(Saved data entries)

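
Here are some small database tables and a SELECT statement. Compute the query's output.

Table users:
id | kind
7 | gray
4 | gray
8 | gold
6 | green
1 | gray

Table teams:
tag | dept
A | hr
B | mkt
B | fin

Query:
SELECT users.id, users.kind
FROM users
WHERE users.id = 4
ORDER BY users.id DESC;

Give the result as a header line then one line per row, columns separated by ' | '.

== RESULT ==
users.id | users.kind
4 | gray

Derivation:
After WHERE (1 rows):
users.id | users.kind
4 | gray
After SELECT (1 rows):
users.id | users.kind
4 | gray
After ORDER BY (1 rows):
users.id | users.kind
4 | gray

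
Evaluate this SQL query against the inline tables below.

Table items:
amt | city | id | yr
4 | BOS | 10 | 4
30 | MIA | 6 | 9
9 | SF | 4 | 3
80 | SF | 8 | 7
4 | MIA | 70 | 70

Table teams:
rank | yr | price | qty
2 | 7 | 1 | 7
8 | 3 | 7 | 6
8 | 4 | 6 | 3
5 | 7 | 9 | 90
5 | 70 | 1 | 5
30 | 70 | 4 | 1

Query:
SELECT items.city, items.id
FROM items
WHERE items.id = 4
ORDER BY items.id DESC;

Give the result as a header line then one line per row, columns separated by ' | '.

== RESULT ==
items.city | items.id
SF | 4

Derivation:
After WHERE (1 rows):
items.amt | items.city | items.id | items.yr
9 | SF | 4 | 3
After SELECT (1 rows):
items.city | items.id
SF | 4
After ORDER BY (1 rows):
items.city | items.id
SF | 4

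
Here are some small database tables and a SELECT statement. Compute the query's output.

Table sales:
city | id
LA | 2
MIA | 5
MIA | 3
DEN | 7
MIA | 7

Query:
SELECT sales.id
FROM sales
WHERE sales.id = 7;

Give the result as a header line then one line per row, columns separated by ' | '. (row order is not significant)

After WHERE (2 rows):
sales.city | sales.id
DEN | 7
MIA | 7
After SELECT (2 rows):
sales.id
7
7

== RESULT ==
sales.id
7
7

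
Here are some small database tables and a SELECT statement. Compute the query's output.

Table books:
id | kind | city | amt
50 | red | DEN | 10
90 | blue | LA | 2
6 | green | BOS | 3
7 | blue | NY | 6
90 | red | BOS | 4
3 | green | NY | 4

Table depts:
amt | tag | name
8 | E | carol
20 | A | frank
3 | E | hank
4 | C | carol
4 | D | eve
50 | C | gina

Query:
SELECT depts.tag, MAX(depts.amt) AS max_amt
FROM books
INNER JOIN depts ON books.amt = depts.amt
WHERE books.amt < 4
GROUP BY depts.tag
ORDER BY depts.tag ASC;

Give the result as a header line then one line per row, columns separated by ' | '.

== RESULT ==
depts.tag | max_amt
E | 3

Derivation:
After JOIN depts (5 rows):
books.id | books.kind | books.city | books.amt | depts.amt | depts.tag | depts.name
6 | green | BOS | 3 | 3 | E | hank
90 | red | BOS | 4 | 4 | C | carol
90 | red | BOS | 4 | 4 | D | eve
3 | green | NY | 4 | 4 | C | carol
3 | green | NY | 4 | 4 | D | eve
After WHERE (1 rows):
books.id | books.kind | books.city | books.amt | depts.amt | depts.tag | depts.name
6 | green | BOS | 3 | 3 | E | hank
After GROUP BY (1 rows):
depts.tag | max_amt
E | 3
After ORDER BY (1 rows):
depts.tag | max_amt
E | 3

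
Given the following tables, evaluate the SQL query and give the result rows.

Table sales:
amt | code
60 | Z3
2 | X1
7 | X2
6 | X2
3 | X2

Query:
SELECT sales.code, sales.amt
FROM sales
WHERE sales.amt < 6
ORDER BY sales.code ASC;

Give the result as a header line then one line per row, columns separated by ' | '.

== RESULT ==
sales.code | sales.amt
X1 | 2
X2 | 3

Derivation:
After WHERE (2 rows):
sales.amt | sales.code
2 | X1
3 | X2
After SELECT (2 rows):
sales.code | sales.amt
X1 | 2
X2 | 3
After ORDER BY (2 rows):
sales.code | sales.amt
X1 | 2
X2 | 3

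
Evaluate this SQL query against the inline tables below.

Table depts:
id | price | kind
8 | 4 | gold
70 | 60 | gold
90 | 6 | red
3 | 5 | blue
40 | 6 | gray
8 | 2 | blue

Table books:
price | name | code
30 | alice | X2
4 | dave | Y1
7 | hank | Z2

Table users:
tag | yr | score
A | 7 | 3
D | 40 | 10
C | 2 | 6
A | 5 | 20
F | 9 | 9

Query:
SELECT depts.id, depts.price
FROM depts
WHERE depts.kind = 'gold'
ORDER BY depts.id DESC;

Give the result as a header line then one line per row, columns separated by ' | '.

After WHERE (2 rows):
depts.id | depts.price | depts.kind
8 | 4 | gold
70 | 60 | gold
After SELECT (2 rows):
depts.id | depts.price
8 | 4
70 | 60
After ORDER BY (2 rows):
depts.id | depts.price
70 | 60
8 | 4

== RESULT ==
depts.id | depts.price
70 | 60
8 | 4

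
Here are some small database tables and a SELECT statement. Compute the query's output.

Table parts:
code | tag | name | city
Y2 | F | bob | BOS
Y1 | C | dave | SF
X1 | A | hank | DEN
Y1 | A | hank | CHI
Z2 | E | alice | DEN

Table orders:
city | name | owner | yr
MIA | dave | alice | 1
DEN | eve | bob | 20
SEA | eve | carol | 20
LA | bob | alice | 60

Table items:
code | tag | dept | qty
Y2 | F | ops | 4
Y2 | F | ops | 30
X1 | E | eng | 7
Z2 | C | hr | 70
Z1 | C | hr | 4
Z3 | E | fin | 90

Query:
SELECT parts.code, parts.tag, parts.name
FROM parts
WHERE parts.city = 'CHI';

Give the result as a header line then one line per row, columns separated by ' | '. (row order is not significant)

== RESULT ==
parts.code | parts.tag | parts.name
Y1 | A | hank

Derivation:
After WHERE (1 rows):
parts.code | parts.tag | parts.name | parts.city
Y1 | A | hank | CHI
After SELECT (1 rows):
parts.code | parts.tag | parts.name
Y1 | A | hank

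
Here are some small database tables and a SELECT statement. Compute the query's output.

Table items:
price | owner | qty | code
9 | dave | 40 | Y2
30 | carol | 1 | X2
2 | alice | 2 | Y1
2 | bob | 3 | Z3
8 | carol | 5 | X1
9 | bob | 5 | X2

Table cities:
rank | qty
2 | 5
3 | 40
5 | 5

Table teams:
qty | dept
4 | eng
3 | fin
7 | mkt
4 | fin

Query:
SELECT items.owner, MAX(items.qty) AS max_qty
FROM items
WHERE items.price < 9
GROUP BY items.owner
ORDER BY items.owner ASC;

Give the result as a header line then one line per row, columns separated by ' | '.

== RESULT ==
items.owner | max_qty
alice | 2
bob | 3
carol | 5

Derivation:
After WHERE (3 rows):
items.price | items.owner | items.qty | items.code
2 | alice | 2 | Y1
2 | bob | 3 | Z3
8 | carol | 5 | X1
After GROUP BY (3 rows):
items.owner | max_qty
alice | 2
bob | 3
carol | 5
After ORDER BY (3 rows):
items.owner | max_qty
alice | 2
bob | 3
carol | 5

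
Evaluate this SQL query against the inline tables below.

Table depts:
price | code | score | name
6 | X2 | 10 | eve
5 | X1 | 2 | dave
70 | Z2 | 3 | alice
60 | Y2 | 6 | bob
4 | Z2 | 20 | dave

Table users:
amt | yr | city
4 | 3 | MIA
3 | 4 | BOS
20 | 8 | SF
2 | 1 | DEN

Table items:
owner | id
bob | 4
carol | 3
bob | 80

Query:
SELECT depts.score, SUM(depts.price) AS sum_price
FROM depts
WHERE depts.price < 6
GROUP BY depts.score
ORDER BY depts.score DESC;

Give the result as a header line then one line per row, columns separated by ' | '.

After WHERE (2 rows):
depts.price | depts.code | depts.score | depts.name
5 | X1 | 2 | dave
4 | Z2 | 20 | dave
After GROUP BY (2 rows):
depts.score | sum_price
2 | 5
20 | 4
After ORDER BY (2 rows):
depts.score | sum_price
20 | 4
2 | 5

== RESULT ==
depts.score | sum_price
20 | 4
2 | 5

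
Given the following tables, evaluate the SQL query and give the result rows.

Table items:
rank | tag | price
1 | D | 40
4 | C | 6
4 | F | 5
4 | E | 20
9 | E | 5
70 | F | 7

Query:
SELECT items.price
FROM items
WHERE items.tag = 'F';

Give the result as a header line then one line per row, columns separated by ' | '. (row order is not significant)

== RESULT ==
items.price
5
7

Derivation:
After WHERE (2 rows):
items.rank | items.tag | items.price
4 | F | 5
70 | F | 7
After SELECT (2 rows):
items.price
5
7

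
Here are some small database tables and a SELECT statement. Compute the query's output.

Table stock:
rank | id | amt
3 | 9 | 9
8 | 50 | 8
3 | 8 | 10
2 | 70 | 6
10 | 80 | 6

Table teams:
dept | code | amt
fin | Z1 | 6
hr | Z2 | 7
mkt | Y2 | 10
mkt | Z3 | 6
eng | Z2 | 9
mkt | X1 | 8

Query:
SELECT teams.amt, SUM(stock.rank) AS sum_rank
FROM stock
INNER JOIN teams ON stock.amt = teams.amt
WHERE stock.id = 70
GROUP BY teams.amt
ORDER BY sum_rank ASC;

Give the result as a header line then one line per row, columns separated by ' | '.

After JOIN teams (7 rows):
stock.rank | stock.id | stock.amt | teams.dept | teams.code | teams.amt
3 | 9 | 9 | eng | Z2 | 9
8 | 50 | 8 | mkt | X1 | 8
3 | 8 | 10 | mkt | Y2 | 10
2 | 70 | 6 | fin | Z1 | 6
2 | 70 | 6 | mkt | Z3 | 6
10 | 80 | 6 | fin | Z1 | 6
10 | 80 | 6 | mkt | Z3 | 6
After WHERE (2 rows):
stock.rank | stock.id | stock.amt | teams.dept | teams.code | teams.amt
2 | 70 | 6 | fin | Z1 | 6
2 | 70 | 6 | mkt | Z3 | 6
After GROUP BY (1 rows):
teams.amt | sum_rank
6 | 4
After ORDER BY (1 rows):
teams.amt | sum_rank
6 | 4

== RESULT ==
teams.amt | sum_rank
6 | 4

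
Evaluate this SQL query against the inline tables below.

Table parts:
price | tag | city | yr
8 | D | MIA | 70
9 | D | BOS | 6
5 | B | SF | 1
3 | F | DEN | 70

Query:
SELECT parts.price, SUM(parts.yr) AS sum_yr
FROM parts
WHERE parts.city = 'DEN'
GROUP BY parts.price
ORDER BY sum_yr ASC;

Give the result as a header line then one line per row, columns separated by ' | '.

After WHERE (1 rows):
parts.price | parts.tag | parts.city | parts.yr
3 | F | DEN | 70
After GROUP BY (1 rows):
parts.price | sum_yr
3 | 70
After ORDER BY (1 rows):
parts.price | sum_yr
3 | 70

== RESULT ==
parts.price | sum_yr
3 | 70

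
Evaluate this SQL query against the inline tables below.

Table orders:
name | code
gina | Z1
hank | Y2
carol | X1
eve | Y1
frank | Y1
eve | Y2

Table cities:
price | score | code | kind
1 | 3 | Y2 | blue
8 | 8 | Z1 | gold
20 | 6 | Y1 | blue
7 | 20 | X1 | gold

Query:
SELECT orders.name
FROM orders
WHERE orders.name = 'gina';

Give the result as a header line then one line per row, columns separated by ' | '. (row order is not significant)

After WHERE (1 rows):
orders.name | orders.code
gina | Z1
After SELECT (1 rows):
orders.name
gina

== RESULT ==
orders.name
gina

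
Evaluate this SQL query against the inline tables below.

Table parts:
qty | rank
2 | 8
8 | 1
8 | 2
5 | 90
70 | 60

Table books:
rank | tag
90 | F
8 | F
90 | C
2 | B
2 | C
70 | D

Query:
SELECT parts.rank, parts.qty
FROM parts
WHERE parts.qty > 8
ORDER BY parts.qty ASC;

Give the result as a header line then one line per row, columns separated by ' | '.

After WHERE (1 rows):
parts.qty | parts.rank
70 | 60
After SELECT (1 rows):
parts.rank | parts.qty
60 | 70
After ORDER BY (1 rows):
parts.rank | parts.qty
60 | 70

== RESULT ==
parts.rank | parts.qty
60 | 70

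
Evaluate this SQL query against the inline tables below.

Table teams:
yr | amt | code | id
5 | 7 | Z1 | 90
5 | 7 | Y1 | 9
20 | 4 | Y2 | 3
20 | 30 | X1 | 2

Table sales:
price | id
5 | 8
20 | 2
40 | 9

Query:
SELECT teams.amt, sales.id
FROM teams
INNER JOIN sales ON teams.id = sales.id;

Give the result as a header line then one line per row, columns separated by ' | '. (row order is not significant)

== RESULT ==
teams.amt | sales.id
7 | 9
30 | 2

Derivation:
After JOIN sales (2 rows):
teams.yr | teams.amt | teams.code | teams.id | sales.price | sales.id
5 | 7 | Y1 | 9 | 40 | 9
20 | 30 | X1 | 2 | 20 | 2
After SELECT (2 rows):
teams.amt | sales.id
7 | 9
30 | 2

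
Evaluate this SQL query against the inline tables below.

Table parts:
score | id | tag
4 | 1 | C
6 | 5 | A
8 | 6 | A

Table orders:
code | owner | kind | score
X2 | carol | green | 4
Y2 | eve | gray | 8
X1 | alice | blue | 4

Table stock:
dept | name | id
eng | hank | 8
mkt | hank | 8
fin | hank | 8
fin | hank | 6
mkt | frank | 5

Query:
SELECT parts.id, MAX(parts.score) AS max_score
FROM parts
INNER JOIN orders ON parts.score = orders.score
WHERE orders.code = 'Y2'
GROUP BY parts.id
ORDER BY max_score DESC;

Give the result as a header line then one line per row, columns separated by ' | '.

== RESULT ==
parts.id | max_score
6 | 8

Derivation:
After JOIN orders (3 rows):
parts.score | parts.id | parts.tag | orders.code | orders.owner | orders.kind | orders.score
4 | 1 | C | X2 | carol | green | 4
4 | 1 | C | X1 | alice | blue | 4
8 | 6 | A | Y2 | eve | gray | 8
After WHERE (1 rows):
parts.score | parts.id | parts.tag | orders.code | orders.owner | orders.kind | orders.score
8 | 6 | A | Y2 | eve | gray | 8
After GROUP BY (1 rows):
parts.id | max_score
6 | 8
After ORDER BY (1 rows):
parts.id | max_score
6 | 8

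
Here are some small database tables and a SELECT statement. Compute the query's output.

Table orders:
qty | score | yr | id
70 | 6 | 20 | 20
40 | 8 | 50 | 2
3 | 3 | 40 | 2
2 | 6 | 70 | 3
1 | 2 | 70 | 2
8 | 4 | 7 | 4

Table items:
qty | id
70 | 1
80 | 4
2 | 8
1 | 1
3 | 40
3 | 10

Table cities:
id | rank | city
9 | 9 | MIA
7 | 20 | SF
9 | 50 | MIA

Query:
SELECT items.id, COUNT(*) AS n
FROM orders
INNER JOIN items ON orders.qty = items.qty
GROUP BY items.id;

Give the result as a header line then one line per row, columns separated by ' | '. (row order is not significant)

After JOIN items (5 rows):
orders.qty | orders.score | orders.yr | orders.id | items.qty | items.id
70 | 6 | 20 | 20 | 70 | 1
3 | 3 | 40 | 2 | 3 | 40
3 | 3 | 40 | 2 | 3 | 10
2 | 6 | 70 | 3 | 2 | 8
1 | 2 | 70 | 2 | 1 | 1
After GROUP BY (4 rows):
items.id | n
1 | 2
40 | 1
10 | 1
8 | 1

== RESULT ==
items.id | n
1 | 2
40 | 1
10 | 1
8 | 1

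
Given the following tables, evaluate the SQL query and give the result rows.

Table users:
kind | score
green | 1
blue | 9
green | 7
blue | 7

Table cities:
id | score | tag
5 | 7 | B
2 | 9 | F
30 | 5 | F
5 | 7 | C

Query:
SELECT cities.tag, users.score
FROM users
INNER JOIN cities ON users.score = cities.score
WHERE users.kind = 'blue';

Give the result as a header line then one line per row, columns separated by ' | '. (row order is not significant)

After JOIN cities (5 rows):
users.kind | users.score | cities.id | cities.score | cities.tag
blue | 9 | 2 | 9 | F
green | 7 | 5 | 7 | B
green | 7 | 5 | 7 | C
blue | 7 | 5 | 7 | B
blue | 7 | 5 | 7 | C
After WHERE (3 rows):
users.kind | users.score | cities.id | cities.score | cities.tag
blue | 9 | 2 | 9 | F
blue | 7 | 5 | 7 | B
blue | 7 | 5 | 7 | C
After SELECT (3 rows):
cities.tag | users.score
F | 9
B | 7
C | 7

== RESULT ==
cities.tag | users.score
F | 9
B | 7
C | 7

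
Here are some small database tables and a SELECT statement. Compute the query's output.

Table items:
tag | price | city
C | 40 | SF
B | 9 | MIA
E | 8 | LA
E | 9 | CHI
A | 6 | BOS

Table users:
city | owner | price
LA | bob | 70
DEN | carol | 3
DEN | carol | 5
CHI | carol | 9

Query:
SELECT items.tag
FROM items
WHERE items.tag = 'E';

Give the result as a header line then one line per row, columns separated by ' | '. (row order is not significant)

== RESULT ==
items.tag
E
E

Derivation:
After WHERE (2 rows):
items.tag | items.price | items.city
E | 8 | LA
E | 9 | CHI
After SELECT (2 rows):
items.tag
E
E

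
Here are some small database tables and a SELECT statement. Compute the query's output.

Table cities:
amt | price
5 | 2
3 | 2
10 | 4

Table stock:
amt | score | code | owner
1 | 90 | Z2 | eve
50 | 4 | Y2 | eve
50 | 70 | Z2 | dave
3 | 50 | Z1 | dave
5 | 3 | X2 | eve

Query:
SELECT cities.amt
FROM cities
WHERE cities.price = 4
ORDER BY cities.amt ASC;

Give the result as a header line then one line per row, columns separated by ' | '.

== RESULT ==
cities.amt
10

Derivation:
After WHERE (1 rows):
cities.amt | cities.price
10 | 4
After SELECT (1 rows):
cities.amt
10
After ORDER BY (1 rows):
cities.amt
10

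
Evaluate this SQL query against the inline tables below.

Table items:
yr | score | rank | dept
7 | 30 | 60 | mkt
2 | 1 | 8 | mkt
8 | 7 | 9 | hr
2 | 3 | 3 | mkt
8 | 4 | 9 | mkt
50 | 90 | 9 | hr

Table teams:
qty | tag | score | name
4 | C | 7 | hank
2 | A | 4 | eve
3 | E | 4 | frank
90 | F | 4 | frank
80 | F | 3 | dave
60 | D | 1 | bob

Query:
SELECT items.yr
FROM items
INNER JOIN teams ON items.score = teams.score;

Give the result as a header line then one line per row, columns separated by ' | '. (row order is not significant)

After JOIN teams (6 rows):
items.yr | items.score | items.rank | items.dept | teams.qty | teams.tag | teams.score | teams.name
2 | 1 | 8 | mkt | 60 | D | 1 | bob
8 | 7 | 9 | hr | 4 | C | 7 | hank
2 | 3 | 3 | mkt | 80 | F | 3 | dave
8 | 4 | 9 | mkt | 2 | A | 4 | eve
8 | 4 | 9 | mkt | 3 | E | 4 | frank
8 | 4 | 9 | mkt | 90 | F | 4 | frank
After SELECT (6 rows):
items.yr
2
8
2
8
8
8

== RESULT ==
items.yr
2
8
2
8
8
8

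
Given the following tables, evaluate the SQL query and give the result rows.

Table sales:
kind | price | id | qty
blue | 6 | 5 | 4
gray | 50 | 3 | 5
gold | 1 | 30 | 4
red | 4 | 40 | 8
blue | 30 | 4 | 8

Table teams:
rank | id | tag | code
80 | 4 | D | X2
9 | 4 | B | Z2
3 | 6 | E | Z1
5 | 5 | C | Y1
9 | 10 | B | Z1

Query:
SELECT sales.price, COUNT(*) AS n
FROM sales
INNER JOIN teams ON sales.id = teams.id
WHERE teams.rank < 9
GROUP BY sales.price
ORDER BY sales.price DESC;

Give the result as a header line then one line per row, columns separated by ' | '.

After JOIN teams (3 rows):
sales.kind | sales.price | sales.id | sales.qty | teams.rank | teams.id | teams.tag | teams.code
blue | 6 | 5 | 4 | 5 | 5 | C | Y1
blue | 30 | 4 | 8 | 80 | 4 | D | X2
blue | 30 | 4 | 8 | 9 | 4 | B | Z2
After WHERE (1 rows):
sales.kind | sales.price | sales.id | sales.qty | teams.rank | teams.id | teams.tag | teams.code
blue | 6 | 5 | 4 | 5 | 5 | C | Y1
After GROUP BY (1 rows):
sales.price | n
6 | 1
After ORDER BY (1 rows):
sales.price | n
6 | 1

== RESULT ==
sales.price | n
6 | 1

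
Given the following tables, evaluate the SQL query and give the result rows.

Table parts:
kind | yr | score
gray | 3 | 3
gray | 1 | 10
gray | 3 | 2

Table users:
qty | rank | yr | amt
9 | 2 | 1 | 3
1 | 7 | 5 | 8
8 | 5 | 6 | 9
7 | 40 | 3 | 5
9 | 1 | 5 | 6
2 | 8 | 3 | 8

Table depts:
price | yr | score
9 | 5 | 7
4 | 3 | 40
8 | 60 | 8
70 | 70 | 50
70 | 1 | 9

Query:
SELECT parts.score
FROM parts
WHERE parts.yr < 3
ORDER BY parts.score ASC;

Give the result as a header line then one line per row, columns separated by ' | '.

== RESULT ==
parts.score
10

Derivation:
After WHERE (1 rows):
parts.kind | parts.yr | parts.score
gray | 1 | 10
After SELECT (1 rows):
parts.score
10
After ORDER BY (1 rows):
parts.score
10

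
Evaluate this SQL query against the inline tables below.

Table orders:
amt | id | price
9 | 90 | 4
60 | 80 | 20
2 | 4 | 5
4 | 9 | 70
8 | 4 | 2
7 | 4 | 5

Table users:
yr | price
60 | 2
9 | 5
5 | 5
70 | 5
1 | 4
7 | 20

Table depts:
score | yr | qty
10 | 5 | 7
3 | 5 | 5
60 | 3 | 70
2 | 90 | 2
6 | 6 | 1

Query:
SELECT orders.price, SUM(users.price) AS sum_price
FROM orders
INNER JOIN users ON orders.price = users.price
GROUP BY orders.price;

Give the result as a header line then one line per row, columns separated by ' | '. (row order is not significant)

After JOIN users (9 rows):
orders.amt | orders.id | orders.price | users.yr | users.price
9 | 90 | 4 | 1 | 4
60 | 80 | 20 | 7 | 20
2 | 4 | 5 | 9 | 5
2 | 4 | 5 | 5 | 5
2 | 4 | 5 | 70 | 5
8 | 4 | 2 | 60 | 2
7 | 4 | 5 | 9 | 5
7 | 4 | 5 | 5 | 5
7 | 4 | 5 | 70 | 5
After GROUP BY (4 rows):
orders.price | sum_price
4 | 4
20 | 20
5 | 30
2 | 2

== RESULT ==
orders.price | sum_price
4 | 4
20 | 20
5 | 30
2 | 2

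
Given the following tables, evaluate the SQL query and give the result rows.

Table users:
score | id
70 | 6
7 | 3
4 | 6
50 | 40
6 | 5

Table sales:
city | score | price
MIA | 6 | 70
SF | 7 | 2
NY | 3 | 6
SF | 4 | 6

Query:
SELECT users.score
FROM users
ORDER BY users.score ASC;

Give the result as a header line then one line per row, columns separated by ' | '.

== RESULT ==
users.score
4
6
7
50
70

Derivation:
After SELECT (5 rows):
users.score
70
7
4
50
6
After ORDER BY (5 rows):
users.score
4
6
7
50
70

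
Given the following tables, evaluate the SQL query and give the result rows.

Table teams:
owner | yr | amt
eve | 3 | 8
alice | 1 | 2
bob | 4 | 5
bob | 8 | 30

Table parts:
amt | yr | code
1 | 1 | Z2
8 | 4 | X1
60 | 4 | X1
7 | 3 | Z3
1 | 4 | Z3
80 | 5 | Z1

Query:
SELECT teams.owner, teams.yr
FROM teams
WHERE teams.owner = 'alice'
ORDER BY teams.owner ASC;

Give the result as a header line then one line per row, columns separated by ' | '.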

=== Work order ===
Every line above that includes "INNER" counts toward one total; give that total by itself.

=== Finished exercise ===
9